::: Records for this task

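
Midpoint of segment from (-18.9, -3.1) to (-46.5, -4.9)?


Mx = (-18.9 - 46.5)/2 = -65.4/2 = -32.7000
My = (-3.1 - 4.9)/2 = -8.0/2 = -4.0000

(-32.7000, -4.0000)


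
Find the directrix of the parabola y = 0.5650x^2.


a = 0.5650
1/(4a) = 0.4425
directrix: y = -0.4425 = -0.4425

y = -0.4425


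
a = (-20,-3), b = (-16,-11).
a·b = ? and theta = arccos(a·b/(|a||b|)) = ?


a·b = -20*(-16) - 3*(-11) = 320 + 33 = 353
|a| = sqrt(400+9) = 20.2237
|b| = sqrt(256+121) = 19.4165
cos(theta) = 353/(sqrt(409)*sqrt(377)) = 353/sqrt(154193) = 0.898964
theta = arccos(353/sqrt(154193)) = 25.9778 degrees

a·b = 353, theta = 25.9778 deg


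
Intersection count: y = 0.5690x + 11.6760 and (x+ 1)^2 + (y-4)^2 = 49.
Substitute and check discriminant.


Substitute y = 0.5690x + 11.6760: (x+ 1)^2 + (0.5690x+11.6760-4)^2 = 49
Expand to Ax^2 + Bx + C = 0, where b-k = 7.676
A = 1+m^2 = 1.323761
B = 2(m(b-k) - h) = 2(0.5690*7.676 + 1) = 10.735288
C = h^2 + (b-k)^2 - r^2 = 1 + 58.920976 - 49 = 10.920976
disc = B^2-4AC = 115.2464 - 57.8270 = 57.4194
disc > 0

2 intersection points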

::::::

Directions:
Only the lines from the one that contains "Intersection count: y" to the end of the data should be output, exactly as they appear.

Answer below:
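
Intersection count: y = 0.5690x + 11.6760 and (x+ 1)^2 + (y-4)^2 = 49.
Substitute and check discriminant.


Substitute y = 0.5690x + 11.6760: (x+ 1)^2 + (0.5690x+11.6760-4)^2 = 49
Expand to Ax^2 + Bx + C = 0, where b-k = 7.676
A = 1+m^2 = 1.323761
B = 2(m(b-k) - h) = 2(0.5690*7.676 + 1) = 10.735288
C = h^2 + (b-k)^2 - r^2 = 1 + 58.920976 - 49 = 10.920976
disc = B^2-4AC = 115.2464 - 57.8270 = 57.4194
disc > 0

2 intersection points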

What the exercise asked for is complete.